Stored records
· · · · · · ·
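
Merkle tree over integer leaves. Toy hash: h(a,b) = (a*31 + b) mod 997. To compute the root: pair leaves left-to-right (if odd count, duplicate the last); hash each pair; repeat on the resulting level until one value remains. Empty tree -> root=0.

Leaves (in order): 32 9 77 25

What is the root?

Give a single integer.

L0: [32, 9, 77, 25]
L1: h(32,9)=(32*31+9)%997=4 h(77,25)=(77*31+25)%997=418 -> [4, 418]
L2: h(4,418)=(4*31+418)%997=542 -> [542]

Answer: 542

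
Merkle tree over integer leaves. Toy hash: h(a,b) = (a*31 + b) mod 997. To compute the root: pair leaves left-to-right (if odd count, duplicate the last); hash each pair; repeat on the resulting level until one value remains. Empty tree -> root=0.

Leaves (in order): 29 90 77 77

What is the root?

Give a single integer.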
· · · · · · ·
_Task to carry out_. Could you transcribe every entry exactly, without altering anything?

_Result for this task_.
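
Merkle tree over integer leaves. Toy hash: h(a,b) = (a*31 + b) mod 997. To compute the root: pair leaves left-to-right (if odd count, duplicate the last); hash each pair; repeat on the resulting level until one value remains. Empty tree -> root=0.

Leaves (in order): 32 9 77 25

What is the root?

Give a single integer.

L0: [32, 9, 77, 25]
L1: h(32,9)=(32*31+9)%997=4 h(77,25)=(77*31+25)%997=418 -> [4, 418]
L2: h(4,418)=(4*31+418)%997=542 -> [542]

Answer: 542

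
Merkle tree over integer leaves. Toy hash: h(a,b) = (a*31 + b) mod 997. To compute the root: pair leaves left-to-right (if odd count, duplicate the last); hash each pair; repeat on the resulting level until one value remains. Empty tree -> root=0.

Leaves (in order): 29 90 77 77

What is the root?

Give a single integer.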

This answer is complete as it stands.